• [GIVEN DATA]
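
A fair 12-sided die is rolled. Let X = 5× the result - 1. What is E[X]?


E[die] = (1+12)/2 = 13/2
E[X] = 5×13/2 - 1 = 63/2

E[X] = 63/2


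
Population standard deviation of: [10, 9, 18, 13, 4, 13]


Mean = 67/6
  (10-67/6)²=49/36
  (9-67/6)²=169/36
  (18-67/6)²=1681/36
  (13-67/6)²=121/36
  (4-67/6)²=1849/36
  (13-67/6)²=121/36
Σ(x-μ)² = 665/6
σ² = (665/6)/6 = 665/36

σ = √(665/36) ≈ 4.2979


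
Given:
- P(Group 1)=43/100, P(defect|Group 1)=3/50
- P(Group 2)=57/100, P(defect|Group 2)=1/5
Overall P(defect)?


P(B) = Σ P(B|Aᵢ)×P(Aᵢ)
  3/50×43/100 = 129/5000
  1/5×57/100 = 57/500
Sum = 699/5000

P(defect) = 699/5000 ≈ 13.98%


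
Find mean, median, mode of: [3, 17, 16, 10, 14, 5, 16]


Sorted: [3, 5, 10, 14, 16, 16, 17]
Mean = 81/7
Median = 14
Freq: {3: 1, 17: 1, 16: 2, 10: 1, 14: 1, 5: 1}
Mode: [16]

Mean=81/7, Median=14, Mode=16


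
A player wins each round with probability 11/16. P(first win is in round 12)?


Geometric: P(X=12) = (1-p)^(k-1)×p = (5/16)^11×11/16 = 537109375/281474976710656

P(X=12) = 537109375/281474976710656 ≈ 0.00%


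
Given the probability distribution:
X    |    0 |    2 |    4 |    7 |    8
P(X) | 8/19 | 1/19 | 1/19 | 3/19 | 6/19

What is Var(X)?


E[X] = 75/19
E[X²] = 29
Var(X) = E[X²] - (E[X])² = 29 - 5625/361 = 4844/361

Var(X) = 4844/361 ≈ 13.4183


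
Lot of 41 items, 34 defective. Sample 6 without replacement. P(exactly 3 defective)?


Hypergeometric: C(34,3)×C(7,3)/C(41,6)
= 5984×35/4496388 = 52360/1124097

P(X=3) = 52360/1124097 ≈ 4.66%


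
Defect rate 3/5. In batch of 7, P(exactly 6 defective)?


Binomial: P(X=6) = C(7,6)×p^6×(1-p)^1
= 7 × 729/15625 × 2/5 = 10206/78125

P(X=6) = 10206/78125 ≈ 13.06%


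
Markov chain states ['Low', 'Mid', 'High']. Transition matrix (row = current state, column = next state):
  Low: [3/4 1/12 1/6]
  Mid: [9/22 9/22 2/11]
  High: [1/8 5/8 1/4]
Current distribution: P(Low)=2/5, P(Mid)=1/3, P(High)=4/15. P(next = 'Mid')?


P(next=Mid) = Σᵢ P(now=i)×P(i→Mid)
= 2/5×1/12 + 1/3×9/22 + 4/15×5/8
= 1/30 + 3/22 + 1/6 = 37/110

P = 37/110 ≈ 0.3364


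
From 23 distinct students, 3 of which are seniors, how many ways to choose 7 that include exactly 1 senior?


Choose 1 of the 3 seniors and 6 of the other 20 students:
C(3,1)×C(20,6) = 3×38760 = 116280

116280


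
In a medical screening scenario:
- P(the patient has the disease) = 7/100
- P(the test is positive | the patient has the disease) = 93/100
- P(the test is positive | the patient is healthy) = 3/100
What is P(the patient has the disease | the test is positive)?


Using Bayes' theorem:
P(A|B) = P(B|A)·P(A) / P(B)

P(the test is positive) = 93/100 × 7/100 + 3/100 × 93/100
= 651/10000 + 279/10000 = 93/1000

P(the patient has the disease|the test is positive) = (651/10000) / (93/1000) = 7/10

P(the patient has the disease|the test is positive) = 7/10 ≈ 70.00%


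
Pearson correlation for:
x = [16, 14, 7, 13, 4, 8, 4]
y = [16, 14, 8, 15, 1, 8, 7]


n=7, Σx=66, Σy=69, Σxy=799, Σx²=766, Σy²=855
r = (7×799 - 66×69)/√((7×766 - 66²)(7×855 - 69²))
= 1039/√(1006×1224) = 1039/√1231344 ≈ 1039/1109.6594 ≈ 0.9363

r ≈ 0.9363


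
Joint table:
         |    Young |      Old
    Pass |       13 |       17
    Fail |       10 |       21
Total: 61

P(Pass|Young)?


P(Pass|Young) = 13/(13+10) = 13/23

P = 13/23 ≈ 56.52%


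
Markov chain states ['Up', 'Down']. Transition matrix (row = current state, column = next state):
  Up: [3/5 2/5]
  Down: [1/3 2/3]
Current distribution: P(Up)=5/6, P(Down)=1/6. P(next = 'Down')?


P(next=Down) = Σᵢ P(now=i)×P(i→Down)
= 5/6×2/5 + 1/6×2/3
= 1/3 + 1/9 = 4/9

P = 4/9 ≈ 0.4444


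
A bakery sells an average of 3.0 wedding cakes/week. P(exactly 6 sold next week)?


Poisson(λ=3.0): P(X=6) = e^(-λ)×λ^k/k!
= e^(-3.0) × 3.0^6 / 6!
≈ 0.04978706837 × 729 / 720 ≈ 0.050409

P(X=6) ≈ 0.050409 ≈ 5.04%


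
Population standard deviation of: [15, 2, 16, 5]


Mean = 38/4 = 19/2
  (15-19/2)²=121/4
  (2-19/2)²=225/4
  (16-19/2)²=169/4
  (5-19/2)²=81/4
Σ(x-μ)² = 149
σ² = 149/4

σ = √(149/4) ≈ 6.1033


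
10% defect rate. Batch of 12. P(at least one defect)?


P(all good) = (9/10)^12 = 282429536481/1000000000000
P(≥1 defect) = 717570463519/1000000000000

P = 717570463519/1000000000000 ≈ 71.76%


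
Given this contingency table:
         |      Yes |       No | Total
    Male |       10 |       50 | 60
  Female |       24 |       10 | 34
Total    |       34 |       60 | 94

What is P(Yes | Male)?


P(Yes | Male) = 10/(10+50) = 10/60 = 1/6

P(Yes|Male) = 1/6 ≈ 16.67%


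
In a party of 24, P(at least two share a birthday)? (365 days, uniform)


P(all different) = Π(365-i)/365 for i=0..23
= 0.461656
P(match) = 1 - 0.461656 = 0.538344

P ≈ 0.5383 ≈ 53.83%


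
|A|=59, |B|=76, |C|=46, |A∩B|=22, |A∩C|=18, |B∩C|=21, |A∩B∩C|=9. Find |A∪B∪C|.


|A∪B∪C| = 59+76+46-22-18-21+9 = 129

|A∪B∪C| = 129


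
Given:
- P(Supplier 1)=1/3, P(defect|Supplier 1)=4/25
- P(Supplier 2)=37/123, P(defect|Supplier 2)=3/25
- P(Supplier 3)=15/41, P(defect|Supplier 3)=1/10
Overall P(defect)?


P(B) = Σ P(B|Aᵢ)×P(Aᵢ)
  4/25×1/3 = 4/75
  3/25×37/123 = 37/1025
  1/10×15/41 = 3/82
Sum = 31/246

P(defect) = 31/246 ≈ 12.60%


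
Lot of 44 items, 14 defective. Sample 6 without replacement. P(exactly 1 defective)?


Hypergeometric: C(14,1)×C(30,5)/C(44,6)
= 14×142506/7059052 = 5481/19393

P(X=1) = 5481/19393 ≈ 28.26%


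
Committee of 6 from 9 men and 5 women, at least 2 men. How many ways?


Count by #men:
  2M,4W: C(9,2)×C(5,4)=180
  3M,3W: C(9,3)×C(5,3)=840
  4M,2W: C(9,4)×C(5,2)=1260
  5M,1W: C(9,5)×C(5,1)=630
  6M,0W: C(9,6)×C(5,0)=84
Total = 2994

2994


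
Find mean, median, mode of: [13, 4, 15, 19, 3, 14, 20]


Sorted: [3, 4, 13, 14, 15, 19, 20]
Mean = 88/7
Median = 14
Freq: {13: 1, 4: 1, 15: 1, 19: 1, 3: 1, 14: 1, 20: 1}
Mode: No mode

Mean=88/7, Median=14, Mode=No mode


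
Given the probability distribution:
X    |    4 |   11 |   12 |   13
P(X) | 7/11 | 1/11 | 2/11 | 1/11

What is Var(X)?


E[X] = 76/11
E[X²] = 690/11
Var(X) = E[X²] - (E[X])² = 690/11 - 5776/121 = 1814/121

Var(X) = 1814/121 ≈ 14.9917


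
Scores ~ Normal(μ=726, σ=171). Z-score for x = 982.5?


z = (x - μ)/σ = (982.5 - 726)/171 = 1.5

z = 1.5


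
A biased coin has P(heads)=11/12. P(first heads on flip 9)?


Geometric: P(X=9) = (1-p)^(k-1)×p = (1/12)^8×11/12 = 11/5159780352

P(X=9) = 11/5159780352 ≈ 0.00%


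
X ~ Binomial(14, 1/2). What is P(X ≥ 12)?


P(X ≥ 12) = Σ P(X=i) for i=12..14
P(X=12) = 91/16384
P(X=13) = 7/8192
P(X=14) = 1/16384
Sum = 53/8192

P(X ≥ 12) = 53/8192 ≈ 0.65%


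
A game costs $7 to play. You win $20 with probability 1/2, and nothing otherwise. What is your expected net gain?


E[gain] = (20-7)×1/2 + (-7)×1/2
= 13/2 - 7/2 = 3

Expected net gain = $3 ≈ $3.00


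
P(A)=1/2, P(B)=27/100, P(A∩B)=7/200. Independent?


P(A)×P(B) = 27/200
P(A∩B) = 7/200
Not equal → NOT independent

No, not independent


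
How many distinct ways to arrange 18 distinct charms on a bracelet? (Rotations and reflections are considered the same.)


Free circular arrangements: rotations and reflections both identified.
(n-1)!/2 = 17!/2 = 355687428096000/2 = 177843714048000

177843714048000


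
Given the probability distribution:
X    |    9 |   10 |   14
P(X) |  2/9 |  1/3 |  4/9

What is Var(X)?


E[X] = 104/9
E[X²] = 1246/9
Var(X) = E[X²] - (E[X])² = 1246/9 - 10816/81 = 398/81

Var(X) = 398/81 ≈ 4.9136


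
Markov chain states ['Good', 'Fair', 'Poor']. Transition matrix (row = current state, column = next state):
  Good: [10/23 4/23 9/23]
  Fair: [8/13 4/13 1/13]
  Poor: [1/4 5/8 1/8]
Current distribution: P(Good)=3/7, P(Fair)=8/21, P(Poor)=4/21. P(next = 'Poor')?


P(next=Poor) = Σᵢ P(now=i)×P(i→Poor)
= 3/7×9/23 + 8/21×1/13 + 4/21×1/8
= 27/161 + 8/273 + 1/42 = 2773/12558

P = 2773/12558 ≈ 0.2208


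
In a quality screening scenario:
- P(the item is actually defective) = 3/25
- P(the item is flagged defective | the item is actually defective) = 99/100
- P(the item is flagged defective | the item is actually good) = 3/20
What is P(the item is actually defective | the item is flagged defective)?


Using Bayes' theorem:
P(A|B) = P(B|A)·P(A) / P(B)

P(the item is flagged defective) = 99/100 × 3/25 + 3/20 × 22/25
= 297/2500 + 33/250 = 627/2500

P(the item is actually defective|the item is flagged defective) = (297/2500) / (627/2500) = 9/19

P(the item is actually defective|the item is flagged defective) = 9/19 ≈ 47.37%


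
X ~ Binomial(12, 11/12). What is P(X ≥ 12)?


P(X ≥ 12) = Σ P(X=i) for i=12..12
P(X=12) = 3138428376721/8916100448256
Sum = 3138428376721/8916100448256

P(X ≥ 12) = 3138428376721/8916100448256 ≈ 35.20%


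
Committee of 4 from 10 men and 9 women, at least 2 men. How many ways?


Count by #men:
  2M,2W: C(10,2)×C(9,2)=1620
  3M,1W: C(10,3)×C(9,1)=1080
  4M,0W: C(10,4)×C(9,0)=210
Total = 2910

2910


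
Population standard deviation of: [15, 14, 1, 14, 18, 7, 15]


Mean = 84/7 = 12
  (15-12)²=9
  (14-12)²=4
  (1-12)²=121
  (14-12)²=4
  (18-12)²=36
  (7-12)²=25
  (15-12)²=9
Σ(x-μ)² = 208
σ² = 208/7

σ = √(208/7) ≈ 5.4511


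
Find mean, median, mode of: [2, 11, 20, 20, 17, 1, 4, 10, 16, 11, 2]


Sorted: [1, 2, 2, 4, 10, 11, 11, 16, 17, 20, 20]
Mean = 114/11
Median = 11
Freq: {2: 2, 11: 2, 20: 2, 17: 1, 1: 1, 4: 1, 10: 1, 16: 1}
Mode: [2, 11, 20]

Mean=114/11, Median=11, Mode=[2, 11, 20]


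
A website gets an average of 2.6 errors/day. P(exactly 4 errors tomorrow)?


Poisson(λ=2.6): P(X=4) = e^(-λ)×λ^k/k!
= e^(-2.6) × 2.6^4 / 4!
≈ 0.07427357821 × 45.6976 / 24 ≈ 0.141422

P(X=4) ≈ 0.141422 ≈ 14.14%


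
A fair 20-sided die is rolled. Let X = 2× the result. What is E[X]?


E[die] = (1+20)/2 = 21/2
E[X] = 2 × 21/2 = 21

E[X] = 21


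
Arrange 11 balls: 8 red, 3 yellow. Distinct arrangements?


11!/(8!×3!) = 165

165


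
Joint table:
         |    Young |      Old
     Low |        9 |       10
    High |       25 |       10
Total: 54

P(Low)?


P(Low) = (9+10)/54 = 19/54

P(Low) = 19/54 ≈ 35.19%


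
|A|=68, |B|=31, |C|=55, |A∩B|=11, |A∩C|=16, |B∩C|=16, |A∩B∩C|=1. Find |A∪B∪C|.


|A∪B∪C| = 68+31+55-11-16-16+1 = 112

|A∪B∪C| = 112


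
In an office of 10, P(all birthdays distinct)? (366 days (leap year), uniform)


P(all different) = Π(366-i)/366 for i=0..9
= (366/366)×(365/366)×...×(357/366)
= 0.883355

P ≈ 0.8834 ≈ 88.34%


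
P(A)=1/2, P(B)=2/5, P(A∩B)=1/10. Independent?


P(A)×P(B) = 1/5
P(A∩B) = 1/10
Not equal → NOT independent

No, not independent


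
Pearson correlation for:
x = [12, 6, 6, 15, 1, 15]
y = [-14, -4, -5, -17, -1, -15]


n=6, Σx=55, Σy=-56, Σxy=-703, Σx²=667, Σy²=752
r = (6×(-703) - 55×(-56))/√((6×667 - 55²)(6×752 - (-56)²))
= -1138/√(977×1376) = -1138/√1344352 ≈ -1138/1159.4619 ≈ -0.9815

r ≈ -0.9815


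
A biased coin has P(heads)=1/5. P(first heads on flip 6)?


Geometric: P(X=6) = (1-p)^(k-1)×p = (4/5)^5×1/5 = 1024/15625

P(X=6) = 1024/15625 ≈ 6.55%


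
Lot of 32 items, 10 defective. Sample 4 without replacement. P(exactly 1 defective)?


Hypergeometric: C(10,1)×C(22,3)/C(32,4)
= 10×1540/35960 = 385/899

P(X=1) = 385/899 ≈ 42.83%


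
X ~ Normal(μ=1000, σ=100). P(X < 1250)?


z = (1250-1000)/100 = 2.5
P(Z < 2.5) = 0.9938

P(X < 1250) ≈ 0.9938


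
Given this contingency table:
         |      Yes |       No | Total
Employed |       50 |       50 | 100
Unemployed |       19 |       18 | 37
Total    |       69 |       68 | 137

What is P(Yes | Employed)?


P(Yes | Employed) = 50/(50+50) = 50/100 = 1/2

P(Yes|Employed) = 1/2 ≈ 50.00%


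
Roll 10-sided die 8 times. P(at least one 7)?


P(no 7)^8 = (9/10)^8 = 43046721/100000000
P(≥1) = 1 - 43046721/100000000 = 56953279/100000000

P = 56953279/100000000 ≈ 56.95%


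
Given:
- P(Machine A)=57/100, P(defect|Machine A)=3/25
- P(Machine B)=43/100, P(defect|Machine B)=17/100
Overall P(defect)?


P(B) = Σ P(B|Aᵢ)×P(Aᵢ)
  3/25×57/100 = 171/2500
  17/100×43/100 = 731/10000
Sum = 283/2000

P(defect) = 283/2000 ≈ 14.15%


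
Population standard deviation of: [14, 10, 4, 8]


Mean = 36/4 = 9
  (14-9)²=25
  (10-9)²=1
  (4-9)²=25
  (8-9)²=1
Σ(x-μ)² = 52
σ² = 52/4 = 13

σ = √(13) ≈ 3.6056


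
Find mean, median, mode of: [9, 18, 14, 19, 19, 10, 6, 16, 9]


Sorted: [6, 9, 9, 10, 14, 16, 18, 19, 19]
Mean = 120/9 = 40/3
Median = 14
Freq: {9: 2, 18: 1, 14: 1, 19: 2, 10: 1, 6: 1, 16: 1}
Mode: [9, 19]

Mean=40/3, Median=14, Mode=[9, 19]


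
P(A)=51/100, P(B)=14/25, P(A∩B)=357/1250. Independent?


P(A)×P(B) = 357/1250
P(A∩B) = 357/1250
Equal ✓ → Independent

Yes, independent


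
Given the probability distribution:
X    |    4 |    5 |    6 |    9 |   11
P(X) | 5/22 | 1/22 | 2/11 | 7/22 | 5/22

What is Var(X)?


E[X] = 167/22
E[X²] = 1421/22
Var(X) = E[X²] - (E[X])² = 1421/22 - 27889/484 = 3373/484

Var(X) = 3373/484 ≈ 6.9690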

• [WHAT IS REQUIRED]
The answer should be one number, the count of lines in this material that include the word "scenario".

• [ANSWER]
2